───── SUPPLIED MATERIAL

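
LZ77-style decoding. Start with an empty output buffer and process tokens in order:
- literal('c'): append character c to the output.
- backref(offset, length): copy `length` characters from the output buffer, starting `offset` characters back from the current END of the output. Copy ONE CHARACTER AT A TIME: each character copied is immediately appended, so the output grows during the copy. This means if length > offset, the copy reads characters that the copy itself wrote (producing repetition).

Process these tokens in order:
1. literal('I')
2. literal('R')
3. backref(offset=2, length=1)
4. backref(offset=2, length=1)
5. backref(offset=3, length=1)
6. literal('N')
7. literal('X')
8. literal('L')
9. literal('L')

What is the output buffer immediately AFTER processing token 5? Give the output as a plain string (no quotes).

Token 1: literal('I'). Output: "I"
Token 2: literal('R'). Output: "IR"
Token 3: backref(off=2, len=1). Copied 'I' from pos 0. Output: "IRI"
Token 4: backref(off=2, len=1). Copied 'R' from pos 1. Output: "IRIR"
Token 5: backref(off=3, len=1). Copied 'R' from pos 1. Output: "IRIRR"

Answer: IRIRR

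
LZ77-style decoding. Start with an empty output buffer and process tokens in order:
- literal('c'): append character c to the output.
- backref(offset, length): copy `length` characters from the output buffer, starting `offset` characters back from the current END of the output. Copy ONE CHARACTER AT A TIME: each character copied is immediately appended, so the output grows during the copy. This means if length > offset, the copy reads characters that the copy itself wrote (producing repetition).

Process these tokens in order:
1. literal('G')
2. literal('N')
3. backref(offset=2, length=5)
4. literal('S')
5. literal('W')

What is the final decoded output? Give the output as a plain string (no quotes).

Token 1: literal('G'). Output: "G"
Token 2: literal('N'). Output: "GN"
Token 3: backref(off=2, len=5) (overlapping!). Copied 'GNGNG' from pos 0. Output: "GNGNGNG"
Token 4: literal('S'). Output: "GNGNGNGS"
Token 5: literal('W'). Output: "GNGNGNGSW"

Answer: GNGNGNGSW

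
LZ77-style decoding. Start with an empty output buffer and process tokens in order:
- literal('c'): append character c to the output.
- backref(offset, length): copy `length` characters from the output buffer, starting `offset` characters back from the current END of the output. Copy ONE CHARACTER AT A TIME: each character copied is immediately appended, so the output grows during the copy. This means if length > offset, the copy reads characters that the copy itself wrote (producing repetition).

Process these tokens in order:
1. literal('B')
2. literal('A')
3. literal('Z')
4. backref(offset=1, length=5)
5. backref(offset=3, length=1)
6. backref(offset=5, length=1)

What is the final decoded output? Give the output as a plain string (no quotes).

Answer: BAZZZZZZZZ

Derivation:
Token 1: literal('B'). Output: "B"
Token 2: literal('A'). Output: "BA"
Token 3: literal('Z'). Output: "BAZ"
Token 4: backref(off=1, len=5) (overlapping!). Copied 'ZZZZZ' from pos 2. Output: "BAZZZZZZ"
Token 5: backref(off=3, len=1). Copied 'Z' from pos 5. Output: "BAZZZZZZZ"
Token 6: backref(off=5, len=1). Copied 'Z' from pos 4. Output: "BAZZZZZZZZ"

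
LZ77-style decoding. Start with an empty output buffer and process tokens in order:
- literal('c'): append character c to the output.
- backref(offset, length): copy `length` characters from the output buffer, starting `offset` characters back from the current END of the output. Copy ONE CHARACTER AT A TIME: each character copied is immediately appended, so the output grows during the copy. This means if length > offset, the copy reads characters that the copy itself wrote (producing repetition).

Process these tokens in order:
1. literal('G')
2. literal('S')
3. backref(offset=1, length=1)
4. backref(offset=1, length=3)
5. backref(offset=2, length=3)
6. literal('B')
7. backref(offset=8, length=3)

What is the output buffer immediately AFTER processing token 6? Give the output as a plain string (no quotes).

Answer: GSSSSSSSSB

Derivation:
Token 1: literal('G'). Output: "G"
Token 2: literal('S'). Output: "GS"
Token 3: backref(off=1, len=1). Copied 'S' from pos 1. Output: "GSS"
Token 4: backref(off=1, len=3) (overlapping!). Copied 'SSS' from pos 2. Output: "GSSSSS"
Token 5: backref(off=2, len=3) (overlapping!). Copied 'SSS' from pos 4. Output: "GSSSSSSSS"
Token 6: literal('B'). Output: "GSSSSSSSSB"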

──────────
───── SUPPLIED MATERIAL

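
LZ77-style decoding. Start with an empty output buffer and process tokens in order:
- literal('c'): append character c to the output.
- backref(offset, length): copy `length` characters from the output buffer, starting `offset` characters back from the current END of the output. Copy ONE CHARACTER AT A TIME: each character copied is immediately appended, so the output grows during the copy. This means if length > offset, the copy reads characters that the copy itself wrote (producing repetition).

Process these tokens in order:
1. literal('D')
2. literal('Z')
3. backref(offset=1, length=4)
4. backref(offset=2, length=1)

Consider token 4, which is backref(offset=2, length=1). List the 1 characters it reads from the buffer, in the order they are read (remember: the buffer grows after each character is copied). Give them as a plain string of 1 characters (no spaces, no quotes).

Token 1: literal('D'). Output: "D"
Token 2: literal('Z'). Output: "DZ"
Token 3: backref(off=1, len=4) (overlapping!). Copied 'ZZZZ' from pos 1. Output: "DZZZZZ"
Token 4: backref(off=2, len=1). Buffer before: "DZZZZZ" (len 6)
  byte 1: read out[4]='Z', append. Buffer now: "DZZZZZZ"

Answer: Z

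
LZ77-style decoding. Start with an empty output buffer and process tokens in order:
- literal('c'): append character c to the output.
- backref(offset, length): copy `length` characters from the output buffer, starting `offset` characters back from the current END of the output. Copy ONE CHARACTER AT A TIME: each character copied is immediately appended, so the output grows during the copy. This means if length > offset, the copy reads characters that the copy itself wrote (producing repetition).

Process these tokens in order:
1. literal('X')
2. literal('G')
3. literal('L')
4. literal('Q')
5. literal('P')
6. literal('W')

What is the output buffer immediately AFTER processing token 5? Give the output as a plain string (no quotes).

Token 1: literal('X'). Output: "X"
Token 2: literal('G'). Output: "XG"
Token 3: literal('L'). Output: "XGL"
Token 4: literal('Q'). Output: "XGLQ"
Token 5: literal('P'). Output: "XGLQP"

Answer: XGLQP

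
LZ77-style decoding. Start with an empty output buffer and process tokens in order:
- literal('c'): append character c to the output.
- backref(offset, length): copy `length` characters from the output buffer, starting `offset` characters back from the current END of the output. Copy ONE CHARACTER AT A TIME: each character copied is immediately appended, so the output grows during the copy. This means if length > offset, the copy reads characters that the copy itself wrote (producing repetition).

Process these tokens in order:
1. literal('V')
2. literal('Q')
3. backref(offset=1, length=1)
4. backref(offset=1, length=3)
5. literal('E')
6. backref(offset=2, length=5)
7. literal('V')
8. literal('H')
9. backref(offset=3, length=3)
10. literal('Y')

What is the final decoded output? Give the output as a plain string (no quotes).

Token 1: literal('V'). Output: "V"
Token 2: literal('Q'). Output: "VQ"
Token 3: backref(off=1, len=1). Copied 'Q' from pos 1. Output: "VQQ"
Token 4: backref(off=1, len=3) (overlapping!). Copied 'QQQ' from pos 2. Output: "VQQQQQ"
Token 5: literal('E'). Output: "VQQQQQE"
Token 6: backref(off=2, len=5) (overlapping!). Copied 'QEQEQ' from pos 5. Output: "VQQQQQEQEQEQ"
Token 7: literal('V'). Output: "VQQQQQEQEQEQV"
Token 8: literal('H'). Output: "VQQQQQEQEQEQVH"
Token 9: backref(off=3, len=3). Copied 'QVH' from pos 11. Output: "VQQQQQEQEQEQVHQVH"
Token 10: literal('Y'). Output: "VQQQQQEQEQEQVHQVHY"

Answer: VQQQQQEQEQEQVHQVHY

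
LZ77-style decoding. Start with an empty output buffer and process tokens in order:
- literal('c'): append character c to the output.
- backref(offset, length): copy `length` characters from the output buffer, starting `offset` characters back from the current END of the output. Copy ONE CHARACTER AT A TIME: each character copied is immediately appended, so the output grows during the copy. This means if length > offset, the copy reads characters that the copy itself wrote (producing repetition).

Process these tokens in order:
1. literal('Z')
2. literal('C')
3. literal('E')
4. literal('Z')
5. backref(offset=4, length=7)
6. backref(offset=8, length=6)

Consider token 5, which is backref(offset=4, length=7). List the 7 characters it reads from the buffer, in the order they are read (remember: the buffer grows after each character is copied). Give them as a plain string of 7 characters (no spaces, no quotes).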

──────────
───── SUPPLIED MATERIAL

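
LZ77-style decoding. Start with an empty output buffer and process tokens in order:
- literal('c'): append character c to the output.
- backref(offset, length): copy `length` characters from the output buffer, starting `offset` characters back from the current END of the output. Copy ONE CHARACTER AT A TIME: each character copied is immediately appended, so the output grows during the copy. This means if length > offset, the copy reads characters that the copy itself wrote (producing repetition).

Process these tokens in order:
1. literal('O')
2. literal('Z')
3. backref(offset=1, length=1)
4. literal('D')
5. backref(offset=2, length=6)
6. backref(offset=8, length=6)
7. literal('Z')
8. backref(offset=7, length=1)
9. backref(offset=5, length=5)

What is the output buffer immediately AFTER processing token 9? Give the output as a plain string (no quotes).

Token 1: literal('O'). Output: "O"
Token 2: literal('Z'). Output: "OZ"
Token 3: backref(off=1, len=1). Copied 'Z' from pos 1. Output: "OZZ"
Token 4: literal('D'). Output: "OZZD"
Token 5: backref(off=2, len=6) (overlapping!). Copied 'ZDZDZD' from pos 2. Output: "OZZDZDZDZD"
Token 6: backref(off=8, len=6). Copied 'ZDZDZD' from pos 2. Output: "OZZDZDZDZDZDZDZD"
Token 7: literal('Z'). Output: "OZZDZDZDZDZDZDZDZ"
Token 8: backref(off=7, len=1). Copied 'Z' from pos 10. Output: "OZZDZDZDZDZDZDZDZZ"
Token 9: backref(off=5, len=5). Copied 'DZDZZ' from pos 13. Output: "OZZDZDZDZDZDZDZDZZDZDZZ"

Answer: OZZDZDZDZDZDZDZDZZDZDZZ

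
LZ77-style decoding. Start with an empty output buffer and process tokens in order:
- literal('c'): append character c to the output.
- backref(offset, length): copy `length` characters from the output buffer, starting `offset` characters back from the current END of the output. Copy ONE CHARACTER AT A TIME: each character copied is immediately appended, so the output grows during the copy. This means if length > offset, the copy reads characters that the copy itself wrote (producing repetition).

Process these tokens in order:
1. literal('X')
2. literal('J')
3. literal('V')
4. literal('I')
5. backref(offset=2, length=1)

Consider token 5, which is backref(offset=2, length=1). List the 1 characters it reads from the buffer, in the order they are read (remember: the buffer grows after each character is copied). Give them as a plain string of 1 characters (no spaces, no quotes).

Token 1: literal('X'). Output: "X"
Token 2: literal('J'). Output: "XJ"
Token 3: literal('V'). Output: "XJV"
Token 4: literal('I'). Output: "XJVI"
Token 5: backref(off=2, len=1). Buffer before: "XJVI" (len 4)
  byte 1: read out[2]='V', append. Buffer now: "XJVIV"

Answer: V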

──────────

EXERCISE DESCRIPTION
Out of the entries above, write out only the lines between the line holding "2. literal('A')" and the line holding "7. backref(offset=8, length=3)", inclusive, each exactly as given.

YOUR RESPONSE
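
2. literal('A')
3. literal('Z')
4. backref(offset=1, length=5)
5. backref(offset=3, length=1)
6. backref(offset=5, length=1)

What is the final decoded output? Give the output as a plain string (no quotes).

Answer: BAZZZZZZZZ

Derivation:
Token 1: literal('B'). Output: "B"
Token 2: literal('A'). Output: "BA"
Token 3: literal('Z'). Output: "BAZ"
Token 4: backref(off=1, len=5) (overlapping!). Copied 'ZZZZZ' from pos 2. Output: "BAZZZZZZ"
Token 5: backref(off=3, len=1). Copied 'Z' from pos 5. Output: "BAZZZZZZZ"
Token 6: backref(off=5, len=1). Copied 'Z' from pos 4. Output: "BAZZZZZZZZ"

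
LZ77-style decoding. Start with an empty output buffer and process tokens in order:
- literal('c'): append character c to the output.
- backref(offset, length): copy `length` characters from the output buffer, starting `offset` characters back from the current END of the output. Copy ONE CHARACTER AT A TIME: each character copied is immediately appended, so the output grows during the copy. This means if length > offset, the copy reads characters that the copy itself wrote (producing repetition).

Process these tokens in order:
1. literal('G')
2. literal('S')
3. backref(offset=1, length=1)
4. backref(offset=1, length=3)
5. backref(offset=2, length=3)
6. literal('B')
7. backref(offset=8, length=3)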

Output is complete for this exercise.